#### Exercise inputs

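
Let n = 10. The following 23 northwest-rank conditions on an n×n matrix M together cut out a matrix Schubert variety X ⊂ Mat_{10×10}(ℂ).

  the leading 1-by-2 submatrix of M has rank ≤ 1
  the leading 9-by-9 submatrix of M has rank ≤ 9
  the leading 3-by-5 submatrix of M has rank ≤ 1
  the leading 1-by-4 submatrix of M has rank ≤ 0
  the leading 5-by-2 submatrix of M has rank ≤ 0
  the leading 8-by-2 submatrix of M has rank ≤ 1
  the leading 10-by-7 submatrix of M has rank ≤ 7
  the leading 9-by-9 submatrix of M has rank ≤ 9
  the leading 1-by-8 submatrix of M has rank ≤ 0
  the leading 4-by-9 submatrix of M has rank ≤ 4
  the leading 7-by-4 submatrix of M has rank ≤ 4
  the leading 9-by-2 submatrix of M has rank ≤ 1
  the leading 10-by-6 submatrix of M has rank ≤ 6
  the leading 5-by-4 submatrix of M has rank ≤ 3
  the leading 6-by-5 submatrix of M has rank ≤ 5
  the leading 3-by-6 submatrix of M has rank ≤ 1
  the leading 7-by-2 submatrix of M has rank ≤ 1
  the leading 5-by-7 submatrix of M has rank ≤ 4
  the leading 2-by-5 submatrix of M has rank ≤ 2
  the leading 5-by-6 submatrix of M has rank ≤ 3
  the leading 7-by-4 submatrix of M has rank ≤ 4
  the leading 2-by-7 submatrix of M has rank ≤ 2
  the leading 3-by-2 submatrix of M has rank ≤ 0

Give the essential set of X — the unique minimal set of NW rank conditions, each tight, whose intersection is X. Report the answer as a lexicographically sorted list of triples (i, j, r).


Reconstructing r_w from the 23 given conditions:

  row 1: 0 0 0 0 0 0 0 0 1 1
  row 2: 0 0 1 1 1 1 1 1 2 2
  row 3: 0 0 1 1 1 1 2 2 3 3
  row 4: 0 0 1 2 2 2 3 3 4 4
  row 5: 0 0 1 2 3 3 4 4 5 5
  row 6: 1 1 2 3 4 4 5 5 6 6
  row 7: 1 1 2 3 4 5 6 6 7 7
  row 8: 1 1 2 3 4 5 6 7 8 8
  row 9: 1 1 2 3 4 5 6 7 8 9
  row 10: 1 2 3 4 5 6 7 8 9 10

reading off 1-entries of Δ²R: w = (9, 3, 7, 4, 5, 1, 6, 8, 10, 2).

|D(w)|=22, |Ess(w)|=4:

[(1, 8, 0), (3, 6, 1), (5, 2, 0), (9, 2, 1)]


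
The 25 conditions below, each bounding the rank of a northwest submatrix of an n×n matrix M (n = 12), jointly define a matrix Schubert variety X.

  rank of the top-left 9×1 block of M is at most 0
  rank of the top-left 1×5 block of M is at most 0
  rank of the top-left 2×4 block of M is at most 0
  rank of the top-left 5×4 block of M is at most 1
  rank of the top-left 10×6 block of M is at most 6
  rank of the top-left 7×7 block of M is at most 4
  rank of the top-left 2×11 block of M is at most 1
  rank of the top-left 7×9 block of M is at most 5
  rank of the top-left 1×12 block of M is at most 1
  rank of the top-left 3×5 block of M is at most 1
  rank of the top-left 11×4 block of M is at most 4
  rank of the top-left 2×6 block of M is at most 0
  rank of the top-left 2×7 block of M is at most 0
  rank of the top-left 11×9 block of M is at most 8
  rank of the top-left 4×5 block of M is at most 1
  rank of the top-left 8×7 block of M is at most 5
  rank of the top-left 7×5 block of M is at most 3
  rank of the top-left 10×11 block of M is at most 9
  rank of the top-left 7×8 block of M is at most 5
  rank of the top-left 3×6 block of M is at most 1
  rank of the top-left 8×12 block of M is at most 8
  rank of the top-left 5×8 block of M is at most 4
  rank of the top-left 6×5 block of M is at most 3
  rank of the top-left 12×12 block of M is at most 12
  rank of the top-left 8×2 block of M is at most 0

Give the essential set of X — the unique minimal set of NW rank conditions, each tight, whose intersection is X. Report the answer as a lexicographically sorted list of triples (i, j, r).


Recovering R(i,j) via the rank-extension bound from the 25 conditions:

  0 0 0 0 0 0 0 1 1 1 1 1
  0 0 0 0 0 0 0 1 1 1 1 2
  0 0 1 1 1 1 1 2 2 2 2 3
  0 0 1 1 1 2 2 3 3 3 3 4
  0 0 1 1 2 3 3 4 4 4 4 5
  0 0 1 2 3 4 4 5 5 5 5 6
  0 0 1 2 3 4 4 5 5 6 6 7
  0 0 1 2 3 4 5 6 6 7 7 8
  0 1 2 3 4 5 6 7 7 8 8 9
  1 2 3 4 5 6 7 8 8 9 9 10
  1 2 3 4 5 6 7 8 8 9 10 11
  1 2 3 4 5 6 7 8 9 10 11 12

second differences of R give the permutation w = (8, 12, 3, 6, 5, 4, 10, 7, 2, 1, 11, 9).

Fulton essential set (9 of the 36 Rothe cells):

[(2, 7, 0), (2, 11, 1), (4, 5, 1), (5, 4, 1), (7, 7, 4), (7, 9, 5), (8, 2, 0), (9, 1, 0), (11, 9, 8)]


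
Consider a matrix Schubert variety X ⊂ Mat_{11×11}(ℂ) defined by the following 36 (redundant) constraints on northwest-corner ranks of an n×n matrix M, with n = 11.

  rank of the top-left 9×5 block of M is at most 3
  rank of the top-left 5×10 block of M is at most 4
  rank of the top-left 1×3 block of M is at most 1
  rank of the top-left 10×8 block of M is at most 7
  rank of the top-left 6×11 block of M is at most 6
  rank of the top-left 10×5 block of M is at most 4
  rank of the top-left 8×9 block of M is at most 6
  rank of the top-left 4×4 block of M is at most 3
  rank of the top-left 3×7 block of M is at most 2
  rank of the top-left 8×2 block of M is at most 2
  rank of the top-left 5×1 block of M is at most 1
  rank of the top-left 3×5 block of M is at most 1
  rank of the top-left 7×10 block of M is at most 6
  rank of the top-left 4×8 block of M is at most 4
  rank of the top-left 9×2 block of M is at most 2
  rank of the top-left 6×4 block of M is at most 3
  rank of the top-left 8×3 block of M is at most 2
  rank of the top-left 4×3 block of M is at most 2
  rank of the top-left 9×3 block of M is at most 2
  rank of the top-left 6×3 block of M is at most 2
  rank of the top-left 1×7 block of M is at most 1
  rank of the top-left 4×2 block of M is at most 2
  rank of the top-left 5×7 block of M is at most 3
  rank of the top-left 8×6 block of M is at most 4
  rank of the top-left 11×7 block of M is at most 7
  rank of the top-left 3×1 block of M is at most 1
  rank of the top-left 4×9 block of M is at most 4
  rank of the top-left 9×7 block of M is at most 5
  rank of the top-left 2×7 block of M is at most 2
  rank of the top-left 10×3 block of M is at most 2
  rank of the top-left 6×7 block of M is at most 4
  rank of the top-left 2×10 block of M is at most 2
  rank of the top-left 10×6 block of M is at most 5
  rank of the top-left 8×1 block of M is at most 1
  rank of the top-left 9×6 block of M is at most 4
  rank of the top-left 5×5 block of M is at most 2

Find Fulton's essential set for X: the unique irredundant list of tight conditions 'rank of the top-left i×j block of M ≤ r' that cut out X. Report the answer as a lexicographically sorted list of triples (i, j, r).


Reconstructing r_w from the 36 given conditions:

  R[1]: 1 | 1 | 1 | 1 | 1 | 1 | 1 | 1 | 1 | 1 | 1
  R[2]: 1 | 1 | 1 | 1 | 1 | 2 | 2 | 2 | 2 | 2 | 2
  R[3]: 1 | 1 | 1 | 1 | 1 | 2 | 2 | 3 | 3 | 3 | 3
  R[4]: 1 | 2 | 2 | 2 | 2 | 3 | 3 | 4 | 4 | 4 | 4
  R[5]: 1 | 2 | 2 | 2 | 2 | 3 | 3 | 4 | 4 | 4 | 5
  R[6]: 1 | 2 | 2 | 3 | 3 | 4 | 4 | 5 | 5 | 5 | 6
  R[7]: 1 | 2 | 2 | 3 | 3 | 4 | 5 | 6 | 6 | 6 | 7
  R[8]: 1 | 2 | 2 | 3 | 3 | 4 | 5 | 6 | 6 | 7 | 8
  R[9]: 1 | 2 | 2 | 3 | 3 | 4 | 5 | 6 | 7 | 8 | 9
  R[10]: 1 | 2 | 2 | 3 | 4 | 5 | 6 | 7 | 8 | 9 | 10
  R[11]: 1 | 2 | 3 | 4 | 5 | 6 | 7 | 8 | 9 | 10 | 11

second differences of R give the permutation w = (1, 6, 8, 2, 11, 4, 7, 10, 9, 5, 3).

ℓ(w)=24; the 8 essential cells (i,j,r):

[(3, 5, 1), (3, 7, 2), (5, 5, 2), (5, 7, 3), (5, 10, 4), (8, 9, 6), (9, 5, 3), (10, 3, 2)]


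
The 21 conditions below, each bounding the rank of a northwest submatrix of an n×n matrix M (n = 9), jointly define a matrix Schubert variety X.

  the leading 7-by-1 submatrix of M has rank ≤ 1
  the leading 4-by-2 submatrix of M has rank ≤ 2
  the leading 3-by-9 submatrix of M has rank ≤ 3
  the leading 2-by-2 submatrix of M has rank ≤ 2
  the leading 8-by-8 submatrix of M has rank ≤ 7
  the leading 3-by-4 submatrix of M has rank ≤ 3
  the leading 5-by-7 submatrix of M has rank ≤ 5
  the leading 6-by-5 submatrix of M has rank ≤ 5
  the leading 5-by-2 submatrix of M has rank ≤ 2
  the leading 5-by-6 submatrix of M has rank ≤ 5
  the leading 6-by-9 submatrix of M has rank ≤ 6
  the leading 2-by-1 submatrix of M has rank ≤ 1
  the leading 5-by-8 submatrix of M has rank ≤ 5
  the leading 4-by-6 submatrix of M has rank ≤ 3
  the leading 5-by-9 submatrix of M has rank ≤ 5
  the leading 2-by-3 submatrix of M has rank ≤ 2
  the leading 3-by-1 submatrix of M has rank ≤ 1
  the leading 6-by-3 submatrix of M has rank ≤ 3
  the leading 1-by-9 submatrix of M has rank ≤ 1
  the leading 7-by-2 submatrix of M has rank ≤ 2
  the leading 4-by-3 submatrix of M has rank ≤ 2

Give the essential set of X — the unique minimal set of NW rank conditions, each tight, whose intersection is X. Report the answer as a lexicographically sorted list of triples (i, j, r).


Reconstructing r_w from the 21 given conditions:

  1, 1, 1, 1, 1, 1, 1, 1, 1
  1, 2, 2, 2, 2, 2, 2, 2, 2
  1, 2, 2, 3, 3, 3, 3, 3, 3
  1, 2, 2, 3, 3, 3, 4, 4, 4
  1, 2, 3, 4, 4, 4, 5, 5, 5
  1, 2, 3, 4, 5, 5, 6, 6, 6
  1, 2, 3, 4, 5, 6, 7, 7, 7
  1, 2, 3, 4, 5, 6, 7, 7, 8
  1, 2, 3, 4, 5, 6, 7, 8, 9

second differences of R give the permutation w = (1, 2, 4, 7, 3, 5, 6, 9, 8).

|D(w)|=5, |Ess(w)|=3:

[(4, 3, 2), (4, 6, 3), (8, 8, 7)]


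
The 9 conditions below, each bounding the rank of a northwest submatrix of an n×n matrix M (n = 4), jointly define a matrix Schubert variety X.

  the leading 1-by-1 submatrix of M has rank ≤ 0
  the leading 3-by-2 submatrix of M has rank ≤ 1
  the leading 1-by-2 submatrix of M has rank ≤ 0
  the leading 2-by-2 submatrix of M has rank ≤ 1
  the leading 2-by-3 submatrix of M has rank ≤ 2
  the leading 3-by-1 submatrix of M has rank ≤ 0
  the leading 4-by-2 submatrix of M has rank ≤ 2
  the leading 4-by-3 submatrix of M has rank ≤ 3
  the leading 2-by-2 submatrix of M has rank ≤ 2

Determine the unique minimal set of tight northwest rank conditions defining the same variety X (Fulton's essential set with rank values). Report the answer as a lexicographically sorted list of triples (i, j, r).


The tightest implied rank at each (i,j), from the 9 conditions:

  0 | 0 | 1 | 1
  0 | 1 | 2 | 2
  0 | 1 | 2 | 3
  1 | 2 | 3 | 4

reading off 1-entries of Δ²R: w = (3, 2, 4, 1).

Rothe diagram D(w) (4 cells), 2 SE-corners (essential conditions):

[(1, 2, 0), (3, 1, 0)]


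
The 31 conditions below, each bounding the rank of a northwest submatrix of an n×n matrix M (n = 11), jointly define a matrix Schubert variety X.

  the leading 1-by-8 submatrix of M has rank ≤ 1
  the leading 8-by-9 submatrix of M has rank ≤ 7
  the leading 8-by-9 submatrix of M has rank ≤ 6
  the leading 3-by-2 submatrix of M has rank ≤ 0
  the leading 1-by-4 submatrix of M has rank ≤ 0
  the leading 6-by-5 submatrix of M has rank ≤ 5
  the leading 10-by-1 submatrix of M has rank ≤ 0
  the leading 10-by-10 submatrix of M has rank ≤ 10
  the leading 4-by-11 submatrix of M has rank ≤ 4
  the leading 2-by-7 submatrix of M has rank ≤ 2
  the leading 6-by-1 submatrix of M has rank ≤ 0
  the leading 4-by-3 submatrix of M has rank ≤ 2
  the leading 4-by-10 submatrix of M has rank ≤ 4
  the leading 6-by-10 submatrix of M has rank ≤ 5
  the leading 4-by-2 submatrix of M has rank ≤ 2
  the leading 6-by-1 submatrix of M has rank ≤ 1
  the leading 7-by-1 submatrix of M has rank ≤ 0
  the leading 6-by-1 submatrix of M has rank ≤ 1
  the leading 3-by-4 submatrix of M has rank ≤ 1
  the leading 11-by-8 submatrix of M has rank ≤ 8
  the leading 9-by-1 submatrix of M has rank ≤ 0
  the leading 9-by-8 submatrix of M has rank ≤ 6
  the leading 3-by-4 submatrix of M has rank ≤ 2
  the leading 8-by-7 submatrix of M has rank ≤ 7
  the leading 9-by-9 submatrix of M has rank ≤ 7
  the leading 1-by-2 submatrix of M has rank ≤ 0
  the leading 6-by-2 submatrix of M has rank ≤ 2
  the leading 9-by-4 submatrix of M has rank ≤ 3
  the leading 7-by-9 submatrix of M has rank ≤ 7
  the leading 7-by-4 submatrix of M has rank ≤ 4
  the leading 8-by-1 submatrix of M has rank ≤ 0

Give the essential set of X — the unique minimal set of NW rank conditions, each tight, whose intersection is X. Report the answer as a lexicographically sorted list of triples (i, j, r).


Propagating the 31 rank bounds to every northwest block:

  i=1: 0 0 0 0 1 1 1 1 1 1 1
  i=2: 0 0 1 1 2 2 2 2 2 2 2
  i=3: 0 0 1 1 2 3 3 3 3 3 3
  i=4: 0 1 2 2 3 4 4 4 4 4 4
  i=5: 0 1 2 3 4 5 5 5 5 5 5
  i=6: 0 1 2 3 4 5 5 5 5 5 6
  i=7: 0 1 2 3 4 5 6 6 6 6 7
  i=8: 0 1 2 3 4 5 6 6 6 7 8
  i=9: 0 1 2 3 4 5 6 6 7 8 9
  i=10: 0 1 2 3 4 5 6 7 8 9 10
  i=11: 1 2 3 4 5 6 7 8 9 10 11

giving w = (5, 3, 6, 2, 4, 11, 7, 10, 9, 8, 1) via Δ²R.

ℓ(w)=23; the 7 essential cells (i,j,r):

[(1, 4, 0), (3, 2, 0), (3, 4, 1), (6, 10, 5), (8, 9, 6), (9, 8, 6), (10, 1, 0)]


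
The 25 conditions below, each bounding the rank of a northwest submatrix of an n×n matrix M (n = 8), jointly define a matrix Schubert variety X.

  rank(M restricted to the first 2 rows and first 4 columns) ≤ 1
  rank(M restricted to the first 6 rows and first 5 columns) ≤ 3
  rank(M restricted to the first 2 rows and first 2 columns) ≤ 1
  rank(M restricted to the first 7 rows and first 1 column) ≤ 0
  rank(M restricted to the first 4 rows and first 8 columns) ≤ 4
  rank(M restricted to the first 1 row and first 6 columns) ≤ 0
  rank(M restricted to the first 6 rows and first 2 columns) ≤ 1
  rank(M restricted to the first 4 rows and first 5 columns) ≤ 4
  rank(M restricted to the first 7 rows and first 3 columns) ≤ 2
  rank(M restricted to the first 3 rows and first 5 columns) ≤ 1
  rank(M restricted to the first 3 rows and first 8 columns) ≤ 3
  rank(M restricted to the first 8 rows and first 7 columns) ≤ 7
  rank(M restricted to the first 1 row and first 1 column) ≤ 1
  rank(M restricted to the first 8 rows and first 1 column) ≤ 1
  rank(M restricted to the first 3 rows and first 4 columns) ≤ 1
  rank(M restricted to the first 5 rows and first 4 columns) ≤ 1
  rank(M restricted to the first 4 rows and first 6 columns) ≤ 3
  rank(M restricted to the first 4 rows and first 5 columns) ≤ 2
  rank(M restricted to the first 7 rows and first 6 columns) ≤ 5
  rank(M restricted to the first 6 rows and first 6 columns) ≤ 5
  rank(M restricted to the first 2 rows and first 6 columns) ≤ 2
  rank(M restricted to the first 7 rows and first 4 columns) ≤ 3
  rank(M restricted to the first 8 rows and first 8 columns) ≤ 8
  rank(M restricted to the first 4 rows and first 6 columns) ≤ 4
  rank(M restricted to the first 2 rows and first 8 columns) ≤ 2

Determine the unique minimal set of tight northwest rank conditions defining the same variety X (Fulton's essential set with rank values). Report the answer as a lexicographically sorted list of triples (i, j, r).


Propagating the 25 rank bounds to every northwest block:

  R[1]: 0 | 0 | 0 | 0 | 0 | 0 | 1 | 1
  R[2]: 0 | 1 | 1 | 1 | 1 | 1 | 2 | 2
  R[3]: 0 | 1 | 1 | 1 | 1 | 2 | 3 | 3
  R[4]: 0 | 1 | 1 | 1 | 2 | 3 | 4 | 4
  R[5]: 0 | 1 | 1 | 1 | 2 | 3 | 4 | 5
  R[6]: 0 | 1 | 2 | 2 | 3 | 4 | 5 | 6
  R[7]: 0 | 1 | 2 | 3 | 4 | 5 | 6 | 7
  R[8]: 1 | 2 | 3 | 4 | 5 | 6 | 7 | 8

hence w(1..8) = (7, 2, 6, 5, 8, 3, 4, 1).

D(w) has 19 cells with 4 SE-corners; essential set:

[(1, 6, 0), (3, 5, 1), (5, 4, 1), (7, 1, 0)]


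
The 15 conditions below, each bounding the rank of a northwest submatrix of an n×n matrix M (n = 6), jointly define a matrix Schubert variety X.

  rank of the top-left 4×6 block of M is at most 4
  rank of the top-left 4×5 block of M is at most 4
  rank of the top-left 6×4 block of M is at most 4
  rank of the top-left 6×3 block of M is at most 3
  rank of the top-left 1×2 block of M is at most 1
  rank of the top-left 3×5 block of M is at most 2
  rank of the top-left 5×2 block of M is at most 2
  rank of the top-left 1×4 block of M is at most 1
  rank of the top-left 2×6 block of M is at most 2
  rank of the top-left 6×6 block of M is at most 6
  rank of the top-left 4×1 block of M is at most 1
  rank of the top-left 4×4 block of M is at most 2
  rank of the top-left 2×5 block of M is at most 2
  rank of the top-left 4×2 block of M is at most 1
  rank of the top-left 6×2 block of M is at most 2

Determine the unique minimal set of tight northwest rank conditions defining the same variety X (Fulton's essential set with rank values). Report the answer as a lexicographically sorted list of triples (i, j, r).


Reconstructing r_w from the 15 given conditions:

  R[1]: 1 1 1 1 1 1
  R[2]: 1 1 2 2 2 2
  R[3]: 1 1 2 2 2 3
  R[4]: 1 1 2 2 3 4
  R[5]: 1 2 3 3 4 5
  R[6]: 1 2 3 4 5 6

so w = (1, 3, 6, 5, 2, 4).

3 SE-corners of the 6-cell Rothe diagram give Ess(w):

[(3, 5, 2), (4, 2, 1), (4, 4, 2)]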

#### Your objective
In the listing above, locate the line containing "6×3 block of M is at most 2" and the line containing "rank of the top-left 5×5". Extract those two lines and every line between them, exactly as written, and only those.

#### Response to the task
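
  rank of the top-left 6×3 block of M is at most 2
  rank of the top-left 1×7 block of M is at most 1
  rank of the top-left 4×2 block of M is at most 2
  rank of the top-left 5×7 block of M is at most 3
  rank of the top-left 8×6 block of M is at most 4
  rank of the top-left 11×7 block of M is at most 7
  rank of the top-left 3×1 block of M is at most 1
  rank of the top-left 4×9 block of M is at most 4
  rank of the top-left 9×7 block of M is at most 5
  rank of the top-left 2×7 block of M is at most 2
  rank of the top-left 10×3 block of M is at most 2
  rank of the top-left 6×7 block of M is at most 4
  rank of the top-left 2×10 block of M is at most 2
  rank of the top-left 10×6 block of M is at most 5
  rank of the top-left 8×1 block of M is at most 1
  rank of the top-left 9×6 block of M is at most 4
  rank of the top-left 5×5 block of M is at most 2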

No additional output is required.